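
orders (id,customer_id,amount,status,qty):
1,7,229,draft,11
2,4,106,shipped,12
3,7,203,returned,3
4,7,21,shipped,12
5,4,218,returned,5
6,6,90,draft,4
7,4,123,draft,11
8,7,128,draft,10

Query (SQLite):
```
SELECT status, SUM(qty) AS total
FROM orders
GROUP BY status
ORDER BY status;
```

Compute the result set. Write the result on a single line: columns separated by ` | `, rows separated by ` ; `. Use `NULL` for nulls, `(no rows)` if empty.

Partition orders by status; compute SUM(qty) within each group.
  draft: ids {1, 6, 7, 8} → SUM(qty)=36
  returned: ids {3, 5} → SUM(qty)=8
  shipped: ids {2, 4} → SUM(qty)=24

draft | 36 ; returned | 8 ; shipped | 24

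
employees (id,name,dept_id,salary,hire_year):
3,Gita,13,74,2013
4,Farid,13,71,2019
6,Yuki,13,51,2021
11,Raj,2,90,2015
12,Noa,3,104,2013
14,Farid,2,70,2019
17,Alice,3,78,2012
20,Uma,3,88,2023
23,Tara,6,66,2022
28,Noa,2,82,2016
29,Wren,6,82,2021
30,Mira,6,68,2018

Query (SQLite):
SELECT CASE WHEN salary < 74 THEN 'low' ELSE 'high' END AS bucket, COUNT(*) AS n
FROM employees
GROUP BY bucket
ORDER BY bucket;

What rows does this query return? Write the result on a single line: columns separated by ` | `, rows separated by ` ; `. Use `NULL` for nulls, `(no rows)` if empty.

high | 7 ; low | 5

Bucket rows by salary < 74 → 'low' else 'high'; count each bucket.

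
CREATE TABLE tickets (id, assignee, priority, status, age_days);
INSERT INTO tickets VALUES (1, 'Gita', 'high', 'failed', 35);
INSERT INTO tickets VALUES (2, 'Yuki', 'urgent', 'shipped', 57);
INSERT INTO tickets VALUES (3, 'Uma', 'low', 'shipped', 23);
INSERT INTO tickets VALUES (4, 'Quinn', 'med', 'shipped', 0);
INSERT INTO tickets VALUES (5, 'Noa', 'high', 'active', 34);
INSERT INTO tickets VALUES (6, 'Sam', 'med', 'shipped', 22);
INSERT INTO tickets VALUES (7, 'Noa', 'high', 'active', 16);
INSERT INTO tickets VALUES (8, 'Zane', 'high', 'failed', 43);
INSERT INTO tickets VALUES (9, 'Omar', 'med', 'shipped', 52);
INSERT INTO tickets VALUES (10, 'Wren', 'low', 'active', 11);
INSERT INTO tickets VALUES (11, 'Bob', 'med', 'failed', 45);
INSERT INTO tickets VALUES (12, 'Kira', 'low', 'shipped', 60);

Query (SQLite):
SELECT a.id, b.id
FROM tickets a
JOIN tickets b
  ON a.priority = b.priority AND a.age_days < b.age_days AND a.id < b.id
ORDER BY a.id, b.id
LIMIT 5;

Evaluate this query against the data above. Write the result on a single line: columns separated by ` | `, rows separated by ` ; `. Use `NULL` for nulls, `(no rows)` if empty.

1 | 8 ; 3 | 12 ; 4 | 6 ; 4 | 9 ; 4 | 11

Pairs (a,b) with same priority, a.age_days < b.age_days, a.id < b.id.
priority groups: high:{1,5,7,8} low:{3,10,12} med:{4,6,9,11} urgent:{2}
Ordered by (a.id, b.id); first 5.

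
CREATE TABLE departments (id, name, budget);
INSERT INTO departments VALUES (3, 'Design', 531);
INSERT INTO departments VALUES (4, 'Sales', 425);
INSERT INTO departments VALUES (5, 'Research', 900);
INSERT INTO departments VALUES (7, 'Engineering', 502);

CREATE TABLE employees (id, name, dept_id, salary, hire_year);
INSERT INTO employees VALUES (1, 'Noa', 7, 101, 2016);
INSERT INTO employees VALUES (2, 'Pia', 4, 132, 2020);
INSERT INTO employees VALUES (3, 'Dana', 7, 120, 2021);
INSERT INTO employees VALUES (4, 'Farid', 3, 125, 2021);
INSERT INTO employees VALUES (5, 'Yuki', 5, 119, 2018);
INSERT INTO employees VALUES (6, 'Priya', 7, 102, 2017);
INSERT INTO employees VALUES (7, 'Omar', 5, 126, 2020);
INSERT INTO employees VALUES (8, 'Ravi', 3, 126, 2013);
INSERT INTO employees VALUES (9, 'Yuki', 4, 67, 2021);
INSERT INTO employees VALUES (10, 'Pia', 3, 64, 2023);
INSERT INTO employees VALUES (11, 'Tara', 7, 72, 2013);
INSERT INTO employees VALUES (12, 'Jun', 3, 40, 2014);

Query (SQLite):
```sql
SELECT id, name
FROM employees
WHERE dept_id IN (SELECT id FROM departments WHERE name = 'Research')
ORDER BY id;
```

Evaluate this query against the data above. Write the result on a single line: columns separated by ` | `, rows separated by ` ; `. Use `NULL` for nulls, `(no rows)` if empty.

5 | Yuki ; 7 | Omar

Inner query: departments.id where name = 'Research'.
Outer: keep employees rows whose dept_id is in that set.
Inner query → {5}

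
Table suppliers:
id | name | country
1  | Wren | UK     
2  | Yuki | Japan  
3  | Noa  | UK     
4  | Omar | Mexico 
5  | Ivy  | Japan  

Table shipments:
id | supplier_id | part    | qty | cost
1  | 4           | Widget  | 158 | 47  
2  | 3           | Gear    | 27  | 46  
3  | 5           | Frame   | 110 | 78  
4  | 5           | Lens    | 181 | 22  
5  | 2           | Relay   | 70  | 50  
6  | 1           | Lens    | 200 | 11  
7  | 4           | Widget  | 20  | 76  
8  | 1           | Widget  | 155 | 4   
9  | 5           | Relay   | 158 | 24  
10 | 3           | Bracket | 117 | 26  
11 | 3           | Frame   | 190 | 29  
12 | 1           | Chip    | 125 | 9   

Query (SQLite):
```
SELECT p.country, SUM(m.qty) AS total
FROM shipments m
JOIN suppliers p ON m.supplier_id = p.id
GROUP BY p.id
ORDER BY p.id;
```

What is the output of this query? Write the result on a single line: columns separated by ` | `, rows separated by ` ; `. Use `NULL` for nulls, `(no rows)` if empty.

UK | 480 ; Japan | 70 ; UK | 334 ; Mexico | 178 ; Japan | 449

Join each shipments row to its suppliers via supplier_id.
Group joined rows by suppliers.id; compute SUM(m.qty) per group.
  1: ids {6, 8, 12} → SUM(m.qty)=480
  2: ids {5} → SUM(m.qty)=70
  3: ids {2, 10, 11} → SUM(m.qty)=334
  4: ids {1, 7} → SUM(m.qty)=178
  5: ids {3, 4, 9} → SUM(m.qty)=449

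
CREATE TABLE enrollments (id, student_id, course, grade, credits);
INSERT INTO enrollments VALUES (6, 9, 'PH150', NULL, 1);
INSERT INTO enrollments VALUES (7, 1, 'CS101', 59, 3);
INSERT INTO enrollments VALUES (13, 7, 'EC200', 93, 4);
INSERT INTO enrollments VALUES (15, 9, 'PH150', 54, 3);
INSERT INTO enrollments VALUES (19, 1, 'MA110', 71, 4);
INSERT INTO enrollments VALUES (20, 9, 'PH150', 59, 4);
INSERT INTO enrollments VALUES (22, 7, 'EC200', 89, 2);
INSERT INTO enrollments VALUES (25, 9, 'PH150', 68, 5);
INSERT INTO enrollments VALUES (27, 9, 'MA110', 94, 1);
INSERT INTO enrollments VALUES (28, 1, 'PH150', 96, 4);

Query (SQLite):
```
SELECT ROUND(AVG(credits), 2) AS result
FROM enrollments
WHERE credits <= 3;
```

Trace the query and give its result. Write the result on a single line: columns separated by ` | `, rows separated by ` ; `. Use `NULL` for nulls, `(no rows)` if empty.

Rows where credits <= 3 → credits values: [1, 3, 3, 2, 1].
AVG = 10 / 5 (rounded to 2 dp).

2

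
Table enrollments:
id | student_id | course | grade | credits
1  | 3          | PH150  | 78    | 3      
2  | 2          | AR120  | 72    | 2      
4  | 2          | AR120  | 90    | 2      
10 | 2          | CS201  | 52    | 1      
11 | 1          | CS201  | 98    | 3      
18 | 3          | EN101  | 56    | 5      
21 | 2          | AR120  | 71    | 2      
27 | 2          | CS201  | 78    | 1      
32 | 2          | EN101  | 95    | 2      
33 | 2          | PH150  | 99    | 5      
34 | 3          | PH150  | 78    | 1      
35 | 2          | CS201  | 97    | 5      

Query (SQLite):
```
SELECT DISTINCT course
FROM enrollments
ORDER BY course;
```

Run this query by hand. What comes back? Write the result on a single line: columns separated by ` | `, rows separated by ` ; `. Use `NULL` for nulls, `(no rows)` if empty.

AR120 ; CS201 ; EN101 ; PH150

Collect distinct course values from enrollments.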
------------------------------
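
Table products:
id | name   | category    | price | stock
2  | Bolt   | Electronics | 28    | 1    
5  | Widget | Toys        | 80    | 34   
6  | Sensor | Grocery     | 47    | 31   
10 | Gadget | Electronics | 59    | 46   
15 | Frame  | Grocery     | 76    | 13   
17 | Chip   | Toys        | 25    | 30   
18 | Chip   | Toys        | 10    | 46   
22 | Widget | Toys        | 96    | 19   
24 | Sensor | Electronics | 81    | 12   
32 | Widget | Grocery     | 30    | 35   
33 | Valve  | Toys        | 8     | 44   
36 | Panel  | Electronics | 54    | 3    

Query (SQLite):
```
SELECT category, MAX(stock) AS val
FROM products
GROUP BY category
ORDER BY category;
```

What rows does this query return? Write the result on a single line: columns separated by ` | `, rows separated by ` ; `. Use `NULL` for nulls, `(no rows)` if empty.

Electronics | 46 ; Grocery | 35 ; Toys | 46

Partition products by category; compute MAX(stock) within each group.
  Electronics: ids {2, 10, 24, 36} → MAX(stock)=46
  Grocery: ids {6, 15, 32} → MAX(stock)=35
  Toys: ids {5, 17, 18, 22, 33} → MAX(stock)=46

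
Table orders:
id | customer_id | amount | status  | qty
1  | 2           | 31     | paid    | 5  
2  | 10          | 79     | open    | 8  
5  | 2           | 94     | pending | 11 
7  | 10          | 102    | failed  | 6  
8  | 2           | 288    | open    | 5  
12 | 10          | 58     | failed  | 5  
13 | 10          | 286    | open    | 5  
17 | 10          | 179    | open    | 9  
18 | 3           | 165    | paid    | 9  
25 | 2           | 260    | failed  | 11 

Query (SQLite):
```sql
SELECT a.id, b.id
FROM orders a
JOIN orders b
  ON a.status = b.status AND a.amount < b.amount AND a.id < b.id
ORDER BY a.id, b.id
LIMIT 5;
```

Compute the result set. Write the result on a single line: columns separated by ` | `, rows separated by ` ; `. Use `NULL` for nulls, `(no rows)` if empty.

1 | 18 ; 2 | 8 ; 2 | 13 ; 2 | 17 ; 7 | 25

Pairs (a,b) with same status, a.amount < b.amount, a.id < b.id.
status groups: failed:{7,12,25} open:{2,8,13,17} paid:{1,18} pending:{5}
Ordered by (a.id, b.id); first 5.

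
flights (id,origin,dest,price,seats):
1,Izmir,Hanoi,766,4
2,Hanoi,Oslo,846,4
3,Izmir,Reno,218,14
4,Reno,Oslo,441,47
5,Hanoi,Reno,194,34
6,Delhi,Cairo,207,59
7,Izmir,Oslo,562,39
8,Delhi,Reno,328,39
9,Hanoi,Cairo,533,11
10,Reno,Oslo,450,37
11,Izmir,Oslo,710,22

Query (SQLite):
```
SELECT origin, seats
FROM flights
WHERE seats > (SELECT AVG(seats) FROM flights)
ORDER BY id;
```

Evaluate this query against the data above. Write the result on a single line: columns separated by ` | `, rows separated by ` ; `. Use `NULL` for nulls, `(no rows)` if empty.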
------------------------------
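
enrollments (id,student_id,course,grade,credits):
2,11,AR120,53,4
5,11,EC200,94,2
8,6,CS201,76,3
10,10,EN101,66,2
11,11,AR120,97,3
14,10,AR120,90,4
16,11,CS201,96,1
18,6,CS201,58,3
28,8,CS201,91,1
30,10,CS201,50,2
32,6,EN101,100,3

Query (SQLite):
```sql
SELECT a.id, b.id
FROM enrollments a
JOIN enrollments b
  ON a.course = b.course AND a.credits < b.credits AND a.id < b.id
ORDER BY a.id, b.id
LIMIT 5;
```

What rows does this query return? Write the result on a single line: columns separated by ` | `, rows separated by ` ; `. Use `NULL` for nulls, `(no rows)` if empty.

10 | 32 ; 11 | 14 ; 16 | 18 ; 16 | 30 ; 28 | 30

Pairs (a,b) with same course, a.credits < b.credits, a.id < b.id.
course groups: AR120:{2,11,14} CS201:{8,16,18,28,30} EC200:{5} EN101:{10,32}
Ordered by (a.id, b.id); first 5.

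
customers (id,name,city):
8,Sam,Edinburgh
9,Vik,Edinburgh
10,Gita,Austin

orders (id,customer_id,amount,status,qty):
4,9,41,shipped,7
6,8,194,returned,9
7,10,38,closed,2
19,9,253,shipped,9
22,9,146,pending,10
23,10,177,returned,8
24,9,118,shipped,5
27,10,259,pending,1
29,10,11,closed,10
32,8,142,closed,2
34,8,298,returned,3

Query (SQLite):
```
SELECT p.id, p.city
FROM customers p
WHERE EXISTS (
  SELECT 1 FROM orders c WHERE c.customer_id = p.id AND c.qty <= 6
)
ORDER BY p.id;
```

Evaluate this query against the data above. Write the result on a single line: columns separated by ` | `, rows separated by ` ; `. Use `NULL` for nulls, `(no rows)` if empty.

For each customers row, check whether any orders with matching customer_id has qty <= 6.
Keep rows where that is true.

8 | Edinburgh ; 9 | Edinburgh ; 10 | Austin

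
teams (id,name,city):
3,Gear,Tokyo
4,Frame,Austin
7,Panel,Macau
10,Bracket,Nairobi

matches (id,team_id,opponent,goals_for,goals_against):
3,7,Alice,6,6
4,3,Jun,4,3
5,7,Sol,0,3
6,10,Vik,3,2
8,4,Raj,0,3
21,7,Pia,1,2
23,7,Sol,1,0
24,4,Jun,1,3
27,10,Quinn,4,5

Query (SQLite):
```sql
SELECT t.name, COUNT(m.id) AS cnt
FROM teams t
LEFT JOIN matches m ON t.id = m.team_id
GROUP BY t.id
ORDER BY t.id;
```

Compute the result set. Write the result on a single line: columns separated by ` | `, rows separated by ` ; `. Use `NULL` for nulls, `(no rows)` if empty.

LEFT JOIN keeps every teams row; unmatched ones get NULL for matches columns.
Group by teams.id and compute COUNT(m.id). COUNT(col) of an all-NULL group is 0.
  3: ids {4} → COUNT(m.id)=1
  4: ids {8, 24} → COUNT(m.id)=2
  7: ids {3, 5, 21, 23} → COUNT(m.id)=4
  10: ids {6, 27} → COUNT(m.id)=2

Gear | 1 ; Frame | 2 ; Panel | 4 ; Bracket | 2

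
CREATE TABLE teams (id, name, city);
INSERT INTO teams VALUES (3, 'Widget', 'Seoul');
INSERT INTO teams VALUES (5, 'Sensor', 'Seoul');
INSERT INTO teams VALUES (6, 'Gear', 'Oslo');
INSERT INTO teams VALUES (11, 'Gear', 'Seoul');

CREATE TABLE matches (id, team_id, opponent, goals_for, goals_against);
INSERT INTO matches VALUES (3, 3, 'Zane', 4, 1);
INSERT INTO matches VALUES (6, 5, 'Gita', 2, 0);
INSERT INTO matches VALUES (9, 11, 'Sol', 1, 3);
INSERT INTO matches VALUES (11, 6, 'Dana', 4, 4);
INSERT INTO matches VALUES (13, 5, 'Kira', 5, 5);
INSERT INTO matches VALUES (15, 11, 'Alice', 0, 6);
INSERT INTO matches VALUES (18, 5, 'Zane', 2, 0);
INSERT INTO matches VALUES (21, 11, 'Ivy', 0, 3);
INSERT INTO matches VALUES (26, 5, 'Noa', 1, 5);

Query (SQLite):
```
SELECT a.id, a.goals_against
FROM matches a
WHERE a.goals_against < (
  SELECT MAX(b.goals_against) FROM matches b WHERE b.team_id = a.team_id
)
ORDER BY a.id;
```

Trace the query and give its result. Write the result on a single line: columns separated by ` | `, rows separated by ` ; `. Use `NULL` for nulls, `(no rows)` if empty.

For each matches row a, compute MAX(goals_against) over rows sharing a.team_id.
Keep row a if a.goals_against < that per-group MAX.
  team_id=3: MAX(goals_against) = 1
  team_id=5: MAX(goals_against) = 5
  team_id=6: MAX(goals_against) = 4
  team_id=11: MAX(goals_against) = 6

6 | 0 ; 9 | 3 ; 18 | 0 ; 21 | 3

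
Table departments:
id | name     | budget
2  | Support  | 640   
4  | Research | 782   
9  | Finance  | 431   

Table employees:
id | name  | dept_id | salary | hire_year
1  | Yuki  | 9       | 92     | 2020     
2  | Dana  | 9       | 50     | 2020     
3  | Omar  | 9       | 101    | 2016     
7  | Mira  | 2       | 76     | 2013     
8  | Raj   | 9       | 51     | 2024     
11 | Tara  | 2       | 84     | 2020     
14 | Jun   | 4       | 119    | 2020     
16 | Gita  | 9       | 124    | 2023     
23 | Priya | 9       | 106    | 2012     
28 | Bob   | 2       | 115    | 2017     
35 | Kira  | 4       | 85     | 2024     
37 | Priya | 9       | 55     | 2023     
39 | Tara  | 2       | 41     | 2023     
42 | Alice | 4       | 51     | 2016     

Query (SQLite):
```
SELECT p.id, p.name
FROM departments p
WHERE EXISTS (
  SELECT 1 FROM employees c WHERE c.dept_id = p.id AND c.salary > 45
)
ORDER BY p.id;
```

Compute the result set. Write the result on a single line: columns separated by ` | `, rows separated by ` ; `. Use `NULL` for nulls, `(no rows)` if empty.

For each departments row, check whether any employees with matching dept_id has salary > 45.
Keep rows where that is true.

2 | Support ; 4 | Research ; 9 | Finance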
------------------------------
TO DO: Gather, from the listing above, every line carrying the word "active".

RESULT FOR THIS TASK:
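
INSERT INTO tickets VALUES (5, 'Noa', 'high', 'active', 34);
INSERT INTO tickets VALUES (7, 'Noa', 'high', 'active', 16);
INSERT INTO tickets VALUES (10, 'Wren', 'low', 'active', 11);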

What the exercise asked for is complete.